■ Stored data entries:
***

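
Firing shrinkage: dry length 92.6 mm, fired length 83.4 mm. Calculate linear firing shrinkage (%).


FS = (92.6 - 83.4) / 92.6 * 100 = 9.94%

9.94


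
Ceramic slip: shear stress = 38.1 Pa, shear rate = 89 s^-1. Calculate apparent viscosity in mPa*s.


eta = tau/gamma * 1000 = 38.1/89 * 1000 = 428.1 mPa*s

428.1


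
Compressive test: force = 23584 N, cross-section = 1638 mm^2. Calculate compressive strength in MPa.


CS = 23584 / 1638 = 14.4 MPa

14.4


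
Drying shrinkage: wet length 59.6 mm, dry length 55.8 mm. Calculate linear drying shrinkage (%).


DS = (59.6 - 55.8) / 59.6 * 100 = 6.38%

6.38


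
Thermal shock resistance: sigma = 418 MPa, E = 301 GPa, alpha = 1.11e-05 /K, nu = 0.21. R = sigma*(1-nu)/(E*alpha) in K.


R = 418*(1-0.21)/(301*1000*1.11e-05) = 99 K

99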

***

■ Assignment:
Write out every entry verbatim.

■ Answer box:
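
Firing shrinkage: dry length 92.6 mm, fired length 83.4 mm. Calculate linear firing shrinkage (%).


FS = (92.6 - 83.4) / 92.6 * 100 = 9.94%

9.94


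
Ceramic slip: shear stress = 38.1 Pa, shear rate = 89 s^-1. Calculate apparent viscosity in mPa*s.


eta = tau/gamma * 1000 = 38.1/89 * 1000 = 428.1 mPa*s

428.1


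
Compressive test: force = 23584 N, cross-section = 1638 mm^2. Calculate compressive strength in MPa.


CS = 23584 / 1638 = 14.4 MPa

14.4


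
Drying shrinkage: wet length 59.6 mm, dry length 55.8 mm. Calculate linear drying shrinkage (%).


DS = (59.6 - 55.8) / 59.6 * 100 = 6.38%

6.38


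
Thermal shock resistance: sigma = 418 MPa, E = 301 GPa, alpha = 1.11e-05 /K, nu = 0.21. R = sigma*(1-nu)/(E*alpha) in K.


R = 418*(1-0.21)/(301*1000*1.11e-05) = 99 K

99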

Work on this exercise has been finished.